#### About this task:
Output the whole listing below. Keep it exact.

Data below:

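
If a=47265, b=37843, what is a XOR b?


47265 ^ 37843 = 11122

11122


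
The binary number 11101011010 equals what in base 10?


11101011010 in decimal = 1882

1882


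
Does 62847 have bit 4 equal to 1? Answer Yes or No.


0b1111010101111111, bit 4 = 1. Yes

Yes


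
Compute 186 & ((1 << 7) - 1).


186 & 127 = 58

58


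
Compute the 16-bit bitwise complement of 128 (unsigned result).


~0b10000000 = 0b1111111101111111 = 65407 (16-bit unsigned)

65407


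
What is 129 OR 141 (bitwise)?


0b10000001 | 0b10001101 = 0b10001101 = 141

141


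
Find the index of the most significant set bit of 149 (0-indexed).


0b10010101. Highest set bit at position 7

7


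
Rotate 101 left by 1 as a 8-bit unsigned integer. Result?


Rotate 0b1100101 left by 1 (8-bit) = 0b11001010 = 202

202


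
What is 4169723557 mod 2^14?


4169723557 & 16383 = 11941

11941


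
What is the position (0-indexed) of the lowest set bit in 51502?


0b1100100100101110. Lowest set bit at position 1

1


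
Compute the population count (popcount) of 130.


0b10000010 has 2 set bits

2


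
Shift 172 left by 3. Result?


0b10101100 << 3 = 0b10101100000 = 1376

1376


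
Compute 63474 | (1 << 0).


63474 | (1 << 0) = 63474 | 1 = 63475

63475


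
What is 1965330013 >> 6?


0b1110101001001001000111001011101 >> 6 = 0b1110101001001001000111001 = 30708281

30708281


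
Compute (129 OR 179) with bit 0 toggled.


Step 1: 129 | 179 = 179
Step 2: 179 ^ (1 << 0) = 179 ^ 1 = 178

178


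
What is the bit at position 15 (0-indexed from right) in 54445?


0b1101010010101101, position 15 = 1

1


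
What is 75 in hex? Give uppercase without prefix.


75 = 4B hex

4B


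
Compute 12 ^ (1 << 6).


12 ^ (1 << 6) = 12 ^ 64 = 76

76


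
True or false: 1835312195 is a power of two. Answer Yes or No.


0b1101101011001001010010001000011. Multiple bits set => No

No


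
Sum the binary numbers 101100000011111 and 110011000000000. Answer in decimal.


101100000011111 + 110011000000000 = 1011111000011111 = 48671

48671


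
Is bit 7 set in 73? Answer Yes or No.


0b1001001, bit 7 = 0. No

No


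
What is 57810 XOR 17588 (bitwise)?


0b1110000111010010 ^ 0b100010010110100 = 0b1010010101100110 = 42342

42342


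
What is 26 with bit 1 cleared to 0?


26 & ~(1 << 1) = 24

24


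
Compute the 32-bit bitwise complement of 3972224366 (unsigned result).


~0b11101100110000110101010101101110 = 0b10011001111001010101010010001 = 322742929 (32-bit unsigned)

322742929


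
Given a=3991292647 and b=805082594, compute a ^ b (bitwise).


3991292647 ^ 805082594 = 3256540933

3256540933


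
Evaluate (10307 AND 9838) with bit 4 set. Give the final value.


Step 1: 10307 & 9838 = 8258
Step 2: 8258 | (1 << 4) = 8258 | 16 = 8274

8274


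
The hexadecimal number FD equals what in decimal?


FD hex = 253 decimal

253


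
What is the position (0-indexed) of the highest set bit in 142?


0b10001110. Highest set bit at position 7

7


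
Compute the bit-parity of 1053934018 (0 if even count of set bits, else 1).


0b111110110100011100000111000010 has 15 ones => parity 1

1


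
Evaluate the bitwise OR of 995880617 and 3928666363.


0b111011010110111110111010101001 | 0b11101010001010101011000011111011 = 0b11111011011110111111111011111011 = 4219207419

4219207419


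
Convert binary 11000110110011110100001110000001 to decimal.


11000110110011110100001110000001 in decimal = 3335472001

3335472001


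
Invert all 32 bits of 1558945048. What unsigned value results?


1558945048 ^ 4294967295 = 2736022247

2736022247


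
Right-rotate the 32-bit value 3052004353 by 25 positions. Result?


Rotate 0b10110101111010011110010000000001 right by 25 (32-bit) = 0b11110100111100100000000011011010 = 4109500634

4109500634


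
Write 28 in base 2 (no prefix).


28 = 11100 in binary

11100


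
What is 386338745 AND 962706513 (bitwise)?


0b10111000001110000111110111001 & 0b111001011000011011110001010001 = 0b10001000000010000110000010001 = 285281297

285281297


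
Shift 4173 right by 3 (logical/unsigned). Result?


0b1000001001101 >> 3 = 0b1000001001 = 521

521


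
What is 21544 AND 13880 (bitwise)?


0b101010000101000 & 0b11011000111000 = 0b1010000101000 = 5160

5160


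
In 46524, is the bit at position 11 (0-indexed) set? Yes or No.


0b1011010110111100, bit 11 = 0. No

No


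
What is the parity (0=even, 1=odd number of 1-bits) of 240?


0b11110000 has 4 ones => parity 0

0


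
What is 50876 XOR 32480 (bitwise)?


0b1100011010111100 ^ 0b111111011100000 = 0b1011100001011100 = 47196

47196


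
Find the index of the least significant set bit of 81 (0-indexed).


0b1010001. Lowest set bit at position 0

0


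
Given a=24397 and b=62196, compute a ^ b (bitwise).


24397 ^ 62196 = 44473

44473


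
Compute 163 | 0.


0b10100011 | 0b0 = 0b10100011 = 163

163


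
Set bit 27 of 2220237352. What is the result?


2220237352 | (1 << 27) = 2220237352 | 134217728 = 2354455080

2354455080


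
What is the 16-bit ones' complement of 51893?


51893 ^ 65535 = 13642

13642


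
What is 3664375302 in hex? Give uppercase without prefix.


3664375302 = DA69EE06 hex

DA69EE06


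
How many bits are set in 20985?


0b101000111111001 has 9 set bits

9


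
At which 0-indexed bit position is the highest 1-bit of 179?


0b10110011. Highest set bit at position 7

7


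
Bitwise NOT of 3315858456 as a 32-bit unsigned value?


~0b11000101101000111111110000011000 = 0b111010010111000000001111100111 = 979108839 (32-bit unsigned)

979108839


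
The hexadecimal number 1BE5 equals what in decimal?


1BE5 hex = 7141 decimal

7141


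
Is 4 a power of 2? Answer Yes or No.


0b100. Only one bit set => Yes

Yes


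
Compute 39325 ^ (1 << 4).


39325 ^ (1 << 4) = 39325 ^ 16 = 39309

39309


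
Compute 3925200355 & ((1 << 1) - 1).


3925200355 & 1 = 1

1


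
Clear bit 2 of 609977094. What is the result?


609977094 & ~(1 << 2) = 609977090

609977090


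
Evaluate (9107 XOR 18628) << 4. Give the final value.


Step 1: 9107 ^ 18628 = 27479
Step 2: 27479 << 4 = 439664

439664


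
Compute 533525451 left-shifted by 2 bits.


0b11111110011001111001111001011 << 2 = 0b1111111001100111100111100101100 = 2134101804

2134101804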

End of Data.

#### Result for this task:
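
If a=47265, b=37843, what is a XOR b?


47265 ^ 37843 = 11122

11122


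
The binary number 11101011010 equals what in base 10?


11101011010 in decimal = 1882

1882


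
Does 62847 have bit 4 equal to 1? Answer Yes or No.


0b1111010101111111, bit 4 = 1. Yes

Yes


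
Compute 186 & ((1 << 7) - 1).


186 & 127 = 58

58


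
Compute the 16-bit bitwise complement of 128 (unsigned result).


~0b10000000 = 0b1111111101111111 = 65407 (16-bit unsigned)

65407


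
What is 129 OR 141 (bitwise)?


0b10000001 | 0b10001101 = 0b10001101 = 141

141


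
Find the index of the most significant set bit of 149 (0-indexed).


0b10010101. Highest set bit at position 7

7


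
Rotate 101 left by 1 as a 8-bit unsigned integer. Result?


Rotate 0b1100101 left by 1 (8-bit) = 0b11001010 = 202

202


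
What is 4169723557 mod 2^14?


4169723557 & 16383 = 11941

11941


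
What is the position (0-indexed) of the lowest set bit in 51502?


0b1100100100101110. Lowest set bit at position 1

1


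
Compute the population count (popcount) of 130.


0b10000010 has 2 set bits

2


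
Shift 172 left by 3. Result?


0b10101100 << 3 = 0b10101100000 = 1376

1376


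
Compute 63474 | (1 << 0).


63474 | (1 << 0) = 63474 | 1 = 63475

63475


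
What is 1965330013 >> 6?


0b1110101001001001000111001011101 >> 6 = 0b1110101001001001000111001 = 30708281

30708281


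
Compute (129 OR 179) with bit 0 toggled.


Step 1: 129 | 179 = 179
Step 2: 179 ^ (1 << 0) = 179 ^ 1 = 178

178


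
What is the bit at position 15 (0-indexed from right) in 54445?


0b1101010010101101, position 15 = 1

1


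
What is 75 in hex? Give uppercase without prefix.


75 = 4B hex

4B


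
Compute 12 ^ (1 << 6).


12 ^ (1 << 6) = 12 ^ 64 = 76

76


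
True or false: 1835312195 is a power of two. Answer Yes or No.


0b1101101011001001010010001000011. Multiple bits set => No

No


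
Sum the binary numbers 101100000011111 and 110011000000000. Answer in decimal.


101100000011111 + 110011000000000 = 1011111000011111 = 48671

48671


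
Is bit 7 set in 73? Answer Yes or No.


0b1001001, bit 7 = 0. No

No


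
What is 57810 XOR 17588 (bitwise)?


0b1110000111010010 ^ 0b100010010110100 = 0b1010010101100110 = 42342

42342


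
What is 26 with bit 1 cleared to 0?


26 & ~(1 << 1) = 24

24


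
Compute the 32-bit bitwise complement of 3972224366 (unsigned result).


~0b11101100110000110101010101101110 = 0b10011001111001010101010010001 = 322742929 (32-bit unsigned)

322742929


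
Given a=3991292647 and b=805082594, compute a ^ b (bitwise).


3991292647 ^ 805082594 = 3256540933

3256540933


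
Evaluate (10307 AND 9838) with bit 4 set. Give the final value.


Step 1: 10307 & 9838 = 8258
Step 2: 8258 | (1 << 4) = 8258 | 16 = 8274

8274


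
The hexadecimal number FD equals what in decimal?


FD hex = 253 decimal

253


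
What is the position (0-indexed) of the highest set bit in 142?


0b10001110. Highest set bit at position 7

7


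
Compute the bit-parity of 1053934018 (0 if even count of set bits, else 1).


0b111110110100011100000111000010 has 15 ones => parity 1

1


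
Evaluate the bitwise OR of 995880617 and 3928666363.


0b111011010110111110111010101001 | 0b11101010001010101011000011111011 = 0b11111011011110111111111011111011 = 4219207419

4219207419


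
Convert binary 11000110110011110100001110000001 to decimal.


11000110110011110100001110000001 in decimal = 3335472001

3335472001


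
Invert all 32 bits of 1558945048. What unsigned value results?


1558945048 ^ 4294967295 = 2736022247

2736022247


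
Right-rotate the 32-bit value 3052004353 by 25 positions. Result?


Rotate 0b10110101111010011110010000000001 right by 25 (32-bit) = 0b11110100111100100000000011011010 = 4109500634

4109500634


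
Write 28 in base 2 (no prefix).


28 = 11100 in binary

11100


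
What is 386338745 AND 962706513 (bitwise)?


0b10111000001110000111110111001 & 0b111001011000011011110001010001 = 0b10001000000010000110000010001 = 285281297

285281297


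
Shift 4173 right by 3 (logical/unsigned). Result?


0b1000001001101 >> 3 = 0b1000001001 = 521

521


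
What is 21544 AND 13880 (bitwise)?


0b101010000101000 & 0b11011000111000 = 0b1010000101000 = 5160

5160


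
In 46524, is the bit at position 11 (0-indexed) set? Yes or No.


0b1011010110111100, bit 11 = 0. No

No


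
What is the parity (0=even, 1=odd number of 1-bits) of 240?


0b11110000 has 4 ones => parity 0

0


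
What is 50876 XOR 32480 (bitwise)?


0b1100011010111100 ^ 0b111111011100000 = 0b1011100001011100 = 47196

47196


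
Find the index of the least significant set bit of 81 (0-indexed).


0b1010001. Lowest set bit at position 0

0


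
Given a=24397 and b=62196, compute a ^ b (bitwise).


24397 ^ 62196 = 44473

44473


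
Compute 163 | 0.


0b10100011 | 0b0 = 0b10100011 = 163

163


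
Set bit 27 of 2220237352. What is the result?


2220237352 | (1 << 27) = 2220237352 | 134217728 = 2354455080

2354455080


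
What is the 16-bit ones' complement of 51893?


51893 ^ 65535 = 13642

13642


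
What is 3664375302 in hex? Give uppercase without prefix.


3664375302 = DA69EE06 hex

DA69EE06


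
How many bits are set in 20985?


0b101000111111001 has 9 set bits

9


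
At which 0-indexed bit position is the highest 1-bit of 179?


0b10110011. Highest set bit at position 7

7


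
Bitwise NOT of 3315858456 as a 32-bit unsigned value?


~0b11000101101000111111110000011000 = 0b111010010111000000001111100111 = 979108839 (32-bit unsigned)

979108839


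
The hexadecimal number 1BE5 equals what in decimal?


1BE5 hex = 7141 decimal

7141


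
Is 4 a power of 2? Answer Yes or No.


0b100. Only one bit set => Yes

Yes


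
Compute 39325 ^ (1 << 4).


39325 ^ (1 << 4) = 39325 ^ 16 = 39309

39309


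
Compute 3925200355 & ((1 << 1) - 1).


3925200355 & 1 = 1

1


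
Clear bit 2 of 609977094. What is the result?


609977094 & ~(1 << 2) = 609977090

609977090


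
Evaluate (9107 XOR 18628) << 4. Give the final value.


Step 1: 9107 ^ 18628 = 27479
Step 2: 27479 << 4 = 439664

439664


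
Compute 533525451 left-shifted by 2 bits.


0b11111110011001111001111001011 << 2 = 0b1111111001100111100111100101100 = 2134101804

2134101804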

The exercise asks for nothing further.